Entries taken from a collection
= = = = = = =

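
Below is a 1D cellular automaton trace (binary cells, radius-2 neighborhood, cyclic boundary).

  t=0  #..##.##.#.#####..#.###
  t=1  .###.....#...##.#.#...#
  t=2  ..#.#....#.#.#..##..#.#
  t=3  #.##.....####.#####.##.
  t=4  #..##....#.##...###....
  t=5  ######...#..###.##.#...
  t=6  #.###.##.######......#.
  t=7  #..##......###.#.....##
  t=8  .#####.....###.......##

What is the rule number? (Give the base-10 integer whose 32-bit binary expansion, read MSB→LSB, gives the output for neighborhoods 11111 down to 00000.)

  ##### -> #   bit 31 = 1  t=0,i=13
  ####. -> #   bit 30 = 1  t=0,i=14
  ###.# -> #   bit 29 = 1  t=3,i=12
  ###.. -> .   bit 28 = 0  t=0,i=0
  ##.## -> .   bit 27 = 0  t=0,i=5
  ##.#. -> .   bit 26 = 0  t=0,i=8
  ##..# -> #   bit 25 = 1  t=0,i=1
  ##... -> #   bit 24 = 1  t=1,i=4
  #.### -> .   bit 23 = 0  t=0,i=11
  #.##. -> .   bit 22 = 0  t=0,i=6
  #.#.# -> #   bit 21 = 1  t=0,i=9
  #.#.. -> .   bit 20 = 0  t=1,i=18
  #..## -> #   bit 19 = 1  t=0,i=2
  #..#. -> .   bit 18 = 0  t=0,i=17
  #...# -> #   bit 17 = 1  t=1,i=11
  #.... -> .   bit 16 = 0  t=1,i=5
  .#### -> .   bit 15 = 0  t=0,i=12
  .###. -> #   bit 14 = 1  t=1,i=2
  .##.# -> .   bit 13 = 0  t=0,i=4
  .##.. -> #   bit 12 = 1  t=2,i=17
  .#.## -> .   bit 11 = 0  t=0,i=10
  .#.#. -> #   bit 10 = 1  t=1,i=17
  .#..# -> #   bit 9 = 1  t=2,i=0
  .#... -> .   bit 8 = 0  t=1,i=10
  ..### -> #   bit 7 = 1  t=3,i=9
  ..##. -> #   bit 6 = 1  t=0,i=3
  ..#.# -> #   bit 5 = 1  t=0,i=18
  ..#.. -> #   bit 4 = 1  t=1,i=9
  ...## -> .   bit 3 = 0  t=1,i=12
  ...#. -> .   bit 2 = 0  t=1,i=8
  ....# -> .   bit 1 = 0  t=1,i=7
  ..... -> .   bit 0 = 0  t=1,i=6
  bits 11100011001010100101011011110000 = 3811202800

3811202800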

= = = = = = =

Exercise » What is needed is an exact, complete copy of the entries above.

Answer for this exercise »
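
Below is a 1D cellular automaton trace (binary cells, radius-2 neighborhood, cyclic boundary).

  t=0  #..##.##.#.#####..#.###
  t=1  .###.....#...##.#.#...#
  t=2  ..#.#....#.#.#..##..#.#
  t=3  #.##.....####.#####.##.
  t=4  #..##....#.##...###....
  t=5  ######...#..###.##.#...
  t=6  #.###.##.######......#.
  t=7  #..##......###.#.....##
  t=8  .#####.....###.......##

What is the rule number? (Give the base-10 integer whose 32-bit binary expansion, read MSB→LSB, gives the output for neighborhoods 11111 down to 00000.)

  ##### -> #   bit 31 = 1  t=0,i=13
  ####. -> #   bit 30 = 1  t=0,i=14
  ###.# -> #   bit 29 = 1  t=3,i=12
  ###.. -> .   bit 28 = 0  t=0,i=0
  ##.## -> .   bit 27 = 0  t=0,i=5
  ##.#. -> .   bit 26 = 0  t=0,i=8
  ##..# -> #   bit 25 = 1  t=0,i=1
  ##... -> #   bit 24 = 1  t=1,i=4
  #.### -> .   bit 23 = 0  t=0,i=11
  #.##. -> .   bit 22 = 0  t=0,i=6
  #.#.# -> #   bit 21 = 1  t=0,i=9
  #.#.. -> .   bit 20 = 0  t=1,i=18
  #..## -> #   bit 19 = 1  t=0,i=2
  #..#. -> .   bit 18 = 0  t=0,i=17
  #...# -> #   bit 17 = 1  t=1,i=11
  #.... -> .   bit 16 = 0  t=1,i=5
  .#### -> .   bit 15 = 0  t=0,i=12
  .###. -> #   bit 14 = 1  t=1,i=2
  .##.# -> .   bit 13 = 0  t=0,i=4
  .##.. -> #   bit 12 = 1  t=2,i=17
  .#.## -> .   bit 11 = 0  t=0,i=10
  .#.#. -> #   bit 10 = 1  t=1,i=17
  .#..# -> #   bit 9 = 1  t=2,i=0
  .#... -> .   bit 8 = 0  t=1,i=10
  ..### -> #   bit 7 = 1  t=3,i=9
  ..##. -> #   bit 6 = 1  t=0,i=3
  ..#.# -> #   bit 5 = 1  t=0,i=18
  ..#.. -> #   bit 4 = 1  t=1,i=9
  ...## -> .   bit 3 = 0  t=1,i=12
  ...#. -> .   bit 2 = 0  t=1,i=8
  ....# -> .   bit 1 = 0  t=1,i=7
  ..... -> .   bit 0 = 0  t=1,i=6
  bits 11100011001010100101011011110000 = 3811202800

3811202800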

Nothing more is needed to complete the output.